__TASK BRIEF__.
Please copy each line below that contains the string "moving".

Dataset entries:
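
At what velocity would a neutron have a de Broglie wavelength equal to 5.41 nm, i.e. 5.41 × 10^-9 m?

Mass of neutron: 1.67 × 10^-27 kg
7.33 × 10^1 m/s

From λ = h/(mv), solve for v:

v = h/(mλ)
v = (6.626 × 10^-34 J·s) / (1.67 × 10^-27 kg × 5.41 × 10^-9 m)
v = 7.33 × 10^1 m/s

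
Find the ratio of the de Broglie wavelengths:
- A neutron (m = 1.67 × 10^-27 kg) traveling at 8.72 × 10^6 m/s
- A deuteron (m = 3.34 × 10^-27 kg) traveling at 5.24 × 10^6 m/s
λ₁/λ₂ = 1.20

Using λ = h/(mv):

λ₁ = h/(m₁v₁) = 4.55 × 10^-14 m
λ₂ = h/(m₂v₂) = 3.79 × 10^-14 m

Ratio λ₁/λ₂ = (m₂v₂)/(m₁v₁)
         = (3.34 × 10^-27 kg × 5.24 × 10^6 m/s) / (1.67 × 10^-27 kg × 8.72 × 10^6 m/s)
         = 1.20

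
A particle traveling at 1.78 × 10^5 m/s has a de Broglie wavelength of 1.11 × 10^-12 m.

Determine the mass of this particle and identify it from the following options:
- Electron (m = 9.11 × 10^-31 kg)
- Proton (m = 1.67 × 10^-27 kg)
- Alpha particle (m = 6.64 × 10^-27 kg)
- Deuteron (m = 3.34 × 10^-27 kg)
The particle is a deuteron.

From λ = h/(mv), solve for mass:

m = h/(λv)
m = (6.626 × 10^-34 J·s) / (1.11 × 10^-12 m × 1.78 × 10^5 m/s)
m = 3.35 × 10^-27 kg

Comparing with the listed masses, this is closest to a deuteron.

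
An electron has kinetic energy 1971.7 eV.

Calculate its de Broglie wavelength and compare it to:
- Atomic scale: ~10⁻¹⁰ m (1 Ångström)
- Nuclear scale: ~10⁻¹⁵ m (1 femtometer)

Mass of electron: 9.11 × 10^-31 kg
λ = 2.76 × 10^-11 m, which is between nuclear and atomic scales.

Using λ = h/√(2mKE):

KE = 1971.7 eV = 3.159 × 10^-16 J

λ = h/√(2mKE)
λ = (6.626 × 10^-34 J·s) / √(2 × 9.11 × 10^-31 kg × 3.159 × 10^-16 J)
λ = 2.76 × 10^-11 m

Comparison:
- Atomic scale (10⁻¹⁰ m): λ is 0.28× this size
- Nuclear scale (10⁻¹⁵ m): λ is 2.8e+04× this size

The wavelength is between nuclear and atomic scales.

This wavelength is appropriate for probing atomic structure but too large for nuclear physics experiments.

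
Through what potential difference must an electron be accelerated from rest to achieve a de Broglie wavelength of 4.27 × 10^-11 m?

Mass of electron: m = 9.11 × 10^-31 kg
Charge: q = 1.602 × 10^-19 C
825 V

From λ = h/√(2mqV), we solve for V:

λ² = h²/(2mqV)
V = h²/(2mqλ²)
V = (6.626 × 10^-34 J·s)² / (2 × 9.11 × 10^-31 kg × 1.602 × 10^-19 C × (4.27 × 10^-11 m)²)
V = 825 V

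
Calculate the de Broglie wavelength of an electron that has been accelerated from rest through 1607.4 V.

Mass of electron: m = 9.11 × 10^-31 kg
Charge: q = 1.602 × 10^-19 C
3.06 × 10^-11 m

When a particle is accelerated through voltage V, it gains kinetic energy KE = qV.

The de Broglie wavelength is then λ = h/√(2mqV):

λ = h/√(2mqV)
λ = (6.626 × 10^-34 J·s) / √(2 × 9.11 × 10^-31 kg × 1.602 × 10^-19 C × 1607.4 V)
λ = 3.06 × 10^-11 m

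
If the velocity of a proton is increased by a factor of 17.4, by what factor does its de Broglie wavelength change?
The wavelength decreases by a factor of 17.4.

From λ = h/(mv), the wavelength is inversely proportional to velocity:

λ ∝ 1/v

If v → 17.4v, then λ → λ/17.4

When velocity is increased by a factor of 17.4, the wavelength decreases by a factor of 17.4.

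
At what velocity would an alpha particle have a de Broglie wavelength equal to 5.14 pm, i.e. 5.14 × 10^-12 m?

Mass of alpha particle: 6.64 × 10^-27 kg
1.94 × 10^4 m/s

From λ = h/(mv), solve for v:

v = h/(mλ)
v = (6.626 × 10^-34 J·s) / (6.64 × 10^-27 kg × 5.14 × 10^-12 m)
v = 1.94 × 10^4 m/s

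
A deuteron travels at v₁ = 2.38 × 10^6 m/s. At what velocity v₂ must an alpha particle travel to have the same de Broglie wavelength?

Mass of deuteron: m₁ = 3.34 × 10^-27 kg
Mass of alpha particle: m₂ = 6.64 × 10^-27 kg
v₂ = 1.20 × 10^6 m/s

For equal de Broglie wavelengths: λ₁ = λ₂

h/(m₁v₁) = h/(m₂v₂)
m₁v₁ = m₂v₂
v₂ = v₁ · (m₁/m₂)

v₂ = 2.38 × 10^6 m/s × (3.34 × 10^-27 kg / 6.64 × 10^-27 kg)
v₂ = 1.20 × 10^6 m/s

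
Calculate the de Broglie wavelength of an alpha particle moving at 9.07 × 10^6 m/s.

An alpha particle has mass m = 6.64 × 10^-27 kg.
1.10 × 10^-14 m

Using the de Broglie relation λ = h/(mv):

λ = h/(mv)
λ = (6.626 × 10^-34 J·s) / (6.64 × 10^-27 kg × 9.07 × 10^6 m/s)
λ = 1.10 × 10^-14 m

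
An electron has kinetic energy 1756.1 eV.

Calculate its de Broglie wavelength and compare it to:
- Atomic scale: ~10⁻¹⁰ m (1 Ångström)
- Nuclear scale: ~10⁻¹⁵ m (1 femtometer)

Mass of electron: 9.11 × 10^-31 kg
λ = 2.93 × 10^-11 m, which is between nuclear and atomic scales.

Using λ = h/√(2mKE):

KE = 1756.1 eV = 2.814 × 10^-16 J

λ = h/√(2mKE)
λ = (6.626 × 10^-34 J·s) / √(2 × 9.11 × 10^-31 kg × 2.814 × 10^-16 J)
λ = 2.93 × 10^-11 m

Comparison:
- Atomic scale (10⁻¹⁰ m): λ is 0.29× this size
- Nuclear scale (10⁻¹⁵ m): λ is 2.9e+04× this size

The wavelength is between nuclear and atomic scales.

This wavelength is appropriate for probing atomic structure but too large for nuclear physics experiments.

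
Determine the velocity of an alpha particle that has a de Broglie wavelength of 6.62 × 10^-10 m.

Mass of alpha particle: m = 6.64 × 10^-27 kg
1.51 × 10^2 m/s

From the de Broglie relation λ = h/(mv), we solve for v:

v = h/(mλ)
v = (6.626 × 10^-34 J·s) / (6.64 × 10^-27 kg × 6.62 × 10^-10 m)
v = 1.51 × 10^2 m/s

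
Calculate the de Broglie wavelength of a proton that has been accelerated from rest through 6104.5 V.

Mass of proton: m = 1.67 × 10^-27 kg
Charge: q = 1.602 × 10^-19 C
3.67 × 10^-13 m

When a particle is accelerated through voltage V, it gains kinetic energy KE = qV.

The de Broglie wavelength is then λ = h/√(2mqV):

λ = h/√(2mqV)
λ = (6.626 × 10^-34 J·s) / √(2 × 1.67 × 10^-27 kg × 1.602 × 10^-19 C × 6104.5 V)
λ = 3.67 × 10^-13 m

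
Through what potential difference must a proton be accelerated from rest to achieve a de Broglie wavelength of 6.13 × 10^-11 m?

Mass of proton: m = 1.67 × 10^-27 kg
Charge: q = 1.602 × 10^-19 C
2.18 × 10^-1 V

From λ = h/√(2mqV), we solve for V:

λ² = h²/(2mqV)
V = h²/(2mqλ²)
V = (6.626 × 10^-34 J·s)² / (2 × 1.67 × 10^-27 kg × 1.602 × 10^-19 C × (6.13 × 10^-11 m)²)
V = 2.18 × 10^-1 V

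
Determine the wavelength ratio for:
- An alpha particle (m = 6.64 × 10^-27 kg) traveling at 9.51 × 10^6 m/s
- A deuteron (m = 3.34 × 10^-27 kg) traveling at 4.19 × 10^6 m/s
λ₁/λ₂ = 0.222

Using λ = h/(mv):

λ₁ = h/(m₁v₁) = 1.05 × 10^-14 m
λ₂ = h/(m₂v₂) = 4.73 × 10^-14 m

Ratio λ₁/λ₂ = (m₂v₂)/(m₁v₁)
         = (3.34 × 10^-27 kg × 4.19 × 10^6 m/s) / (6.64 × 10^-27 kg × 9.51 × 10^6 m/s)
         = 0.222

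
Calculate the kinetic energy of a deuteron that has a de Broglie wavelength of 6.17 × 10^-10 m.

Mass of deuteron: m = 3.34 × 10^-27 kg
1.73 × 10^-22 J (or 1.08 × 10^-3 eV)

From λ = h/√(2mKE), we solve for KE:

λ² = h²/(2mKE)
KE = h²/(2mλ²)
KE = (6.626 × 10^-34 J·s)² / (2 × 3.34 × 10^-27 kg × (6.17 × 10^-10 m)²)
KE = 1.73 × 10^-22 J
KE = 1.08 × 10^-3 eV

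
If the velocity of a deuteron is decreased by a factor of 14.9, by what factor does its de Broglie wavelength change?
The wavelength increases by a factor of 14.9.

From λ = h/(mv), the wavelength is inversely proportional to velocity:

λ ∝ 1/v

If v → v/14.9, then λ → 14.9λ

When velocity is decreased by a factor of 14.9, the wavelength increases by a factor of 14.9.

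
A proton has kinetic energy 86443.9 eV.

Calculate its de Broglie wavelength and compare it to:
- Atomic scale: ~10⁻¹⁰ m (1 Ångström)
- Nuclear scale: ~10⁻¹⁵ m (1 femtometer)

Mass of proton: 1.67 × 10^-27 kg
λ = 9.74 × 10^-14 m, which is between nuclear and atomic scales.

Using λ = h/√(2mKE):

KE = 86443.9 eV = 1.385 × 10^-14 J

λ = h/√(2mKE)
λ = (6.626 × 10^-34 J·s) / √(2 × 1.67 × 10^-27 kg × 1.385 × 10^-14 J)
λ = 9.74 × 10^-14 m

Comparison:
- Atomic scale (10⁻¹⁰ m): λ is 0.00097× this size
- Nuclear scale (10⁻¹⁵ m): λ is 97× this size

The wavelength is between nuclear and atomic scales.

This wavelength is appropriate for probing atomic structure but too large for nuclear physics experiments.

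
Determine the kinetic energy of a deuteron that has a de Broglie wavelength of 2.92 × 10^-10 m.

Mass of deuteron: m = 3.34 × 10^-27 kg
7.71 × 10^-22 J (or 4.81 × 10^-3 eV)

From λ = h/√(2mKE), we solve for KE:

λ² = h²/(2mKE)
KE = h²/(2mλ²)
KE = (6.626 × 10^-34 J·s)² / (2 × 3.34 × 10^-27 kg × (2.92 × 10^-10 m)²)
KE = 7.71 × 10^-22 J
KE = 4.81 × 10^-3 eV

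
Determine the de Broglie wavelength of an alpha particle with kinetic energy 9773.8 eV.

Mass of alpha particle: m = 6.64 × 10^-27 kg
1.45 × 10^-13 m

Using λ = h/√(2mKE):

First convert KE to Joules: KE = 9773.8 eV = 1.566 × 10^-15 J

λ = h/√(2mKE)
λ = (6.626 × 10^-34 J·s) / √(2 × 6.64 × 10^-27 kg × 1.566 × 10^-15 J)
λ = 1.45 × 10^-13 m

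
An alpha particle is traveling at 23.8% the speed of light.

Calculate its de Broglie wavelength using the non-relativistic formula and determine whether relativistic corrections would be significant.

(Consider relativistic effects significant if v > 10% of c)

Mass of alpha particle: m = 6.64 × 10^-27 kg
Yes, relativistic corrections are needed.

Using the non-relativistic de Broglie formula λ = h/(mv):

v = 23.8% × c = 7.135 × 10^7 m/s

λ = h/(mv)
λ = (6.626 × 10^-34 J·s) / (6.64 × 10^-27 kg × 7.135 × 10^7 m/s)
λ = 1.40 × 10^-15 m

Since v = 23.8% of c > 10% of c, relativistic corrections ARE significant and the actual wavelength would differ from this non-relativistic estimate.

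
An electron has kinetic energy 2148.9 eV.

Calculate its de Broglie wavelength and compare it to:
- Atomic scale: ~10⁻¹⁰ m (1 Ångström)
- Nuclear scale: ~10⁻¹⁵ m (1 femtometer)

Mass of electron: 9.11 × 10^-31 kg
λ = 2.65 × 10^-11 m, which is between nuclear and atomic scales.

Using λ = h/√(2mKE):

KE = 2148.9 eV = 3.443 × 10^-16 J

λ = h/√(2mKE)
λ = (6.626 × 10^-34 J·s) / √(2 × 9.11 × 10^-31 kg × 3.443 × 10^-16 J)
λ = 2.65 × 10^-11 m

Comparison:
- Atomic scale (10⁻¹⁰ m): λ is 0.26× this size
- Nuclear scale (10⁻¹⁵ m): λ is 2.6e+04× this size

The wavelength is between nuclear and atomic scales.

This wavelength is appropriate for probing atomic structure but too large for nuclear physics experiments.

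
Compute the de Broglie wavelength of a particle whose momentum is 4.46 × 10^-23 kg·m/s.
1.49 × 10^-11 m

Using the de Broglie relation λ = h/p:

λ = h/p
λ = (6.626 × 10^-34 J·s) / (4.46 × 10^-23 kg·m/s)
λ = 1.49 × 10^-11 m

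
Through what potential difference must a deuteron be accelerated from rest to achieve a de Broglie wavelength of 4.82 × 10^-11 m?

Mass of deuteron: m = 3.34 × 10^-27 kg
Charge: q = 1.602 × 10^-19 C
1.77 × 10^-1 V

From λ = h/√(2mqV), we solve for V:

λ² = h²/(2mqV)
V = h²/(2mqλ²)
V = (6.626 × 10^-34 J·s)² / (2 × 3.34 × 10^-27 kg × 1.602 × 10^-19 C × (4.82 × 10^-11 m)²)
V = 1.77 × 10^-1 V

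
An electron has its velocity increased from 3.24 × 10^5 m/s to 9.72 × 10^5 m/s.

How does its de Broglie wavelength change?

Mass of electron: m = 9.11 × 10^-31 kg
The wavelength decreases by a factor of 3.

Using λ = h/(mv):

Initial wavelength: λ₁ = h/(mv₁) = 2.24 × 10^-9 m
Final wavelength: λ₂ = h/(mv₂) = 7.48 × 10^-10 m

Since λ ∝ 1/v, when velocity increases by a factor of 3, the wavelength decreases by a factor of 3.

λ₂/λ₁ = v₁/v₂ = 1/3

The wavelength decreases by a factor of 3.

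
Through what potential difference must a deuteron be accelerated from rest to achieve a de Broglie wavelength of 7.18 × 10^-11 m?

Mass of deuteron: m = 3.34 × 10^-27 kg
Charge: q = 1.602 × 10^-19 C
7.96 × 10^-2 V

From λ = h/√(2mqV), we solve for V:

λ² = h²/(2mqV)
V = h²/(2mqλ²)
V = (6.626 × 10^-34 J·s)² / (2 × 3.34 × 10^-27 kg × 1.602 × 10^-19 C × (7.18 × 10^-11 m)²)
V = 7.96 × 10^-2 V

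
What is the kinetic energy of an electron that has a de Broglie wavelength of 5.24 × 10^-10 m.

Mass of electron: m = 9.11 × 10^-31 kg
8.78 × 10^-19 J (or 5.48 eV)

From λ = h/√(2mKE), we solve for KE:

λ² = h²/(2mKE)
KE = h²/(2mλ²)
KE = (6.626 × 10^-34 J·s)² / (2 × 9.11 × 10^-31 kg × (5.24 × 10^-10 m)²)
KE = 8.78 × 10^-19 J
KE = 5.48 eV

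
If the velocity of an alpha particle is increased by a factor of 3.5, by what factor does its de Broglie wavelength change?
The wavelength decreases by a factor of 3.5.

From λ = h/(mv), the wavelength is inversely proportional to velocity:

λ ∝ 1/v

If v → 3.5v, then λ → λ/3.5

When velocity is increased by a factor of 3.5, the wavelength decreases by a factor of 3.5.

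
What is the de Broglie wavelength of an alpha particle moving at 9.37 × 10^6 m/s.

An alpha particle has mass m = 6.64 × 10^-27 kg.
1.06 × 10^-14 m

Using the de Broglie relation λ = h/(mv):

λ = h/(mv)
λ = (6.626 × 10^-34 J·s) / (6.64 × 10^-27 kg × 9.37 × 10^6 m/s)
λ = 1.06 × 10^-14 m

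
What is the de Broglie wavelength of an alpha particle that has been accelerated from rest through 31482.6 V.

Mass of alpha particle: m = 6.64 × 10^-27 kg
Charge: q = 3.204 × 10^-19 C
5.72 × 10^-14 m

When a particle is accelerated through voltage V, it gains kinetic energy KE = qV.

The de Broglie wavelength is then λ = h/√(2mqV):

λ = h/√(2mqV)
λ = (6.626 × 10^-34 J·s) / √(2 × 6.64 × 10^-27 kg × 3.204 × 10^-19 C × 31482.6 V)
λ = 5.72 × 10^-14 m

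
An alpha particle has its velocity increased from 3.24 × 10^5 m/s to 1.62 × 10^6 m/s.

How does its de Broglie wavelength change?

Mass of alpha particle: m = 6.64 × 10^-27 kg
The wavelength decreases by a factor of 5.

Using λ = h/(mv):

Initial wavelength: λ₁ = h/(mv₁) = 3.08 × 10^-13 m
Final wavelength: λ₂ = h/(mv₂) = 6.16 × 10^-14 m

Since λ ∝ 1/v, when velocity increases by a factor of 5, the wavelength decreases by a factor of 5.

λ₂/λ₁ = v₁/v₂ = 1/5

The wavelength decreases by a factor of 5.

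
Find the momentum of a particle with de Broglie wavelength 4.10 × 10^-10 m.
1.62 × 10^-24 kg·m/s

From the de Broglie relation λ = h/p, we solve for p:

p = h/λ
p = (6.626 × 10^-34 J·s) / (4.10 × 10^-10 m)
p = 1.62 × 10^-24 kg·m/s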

__ANSWER BOX__.
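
Calculate the de Broglie wavelength of an alpha particle moving at 9.07 × 10^6 m/s.
What is the de Broglie wavelength of an alpha particle moving at 9.37 × 10^6 m/s.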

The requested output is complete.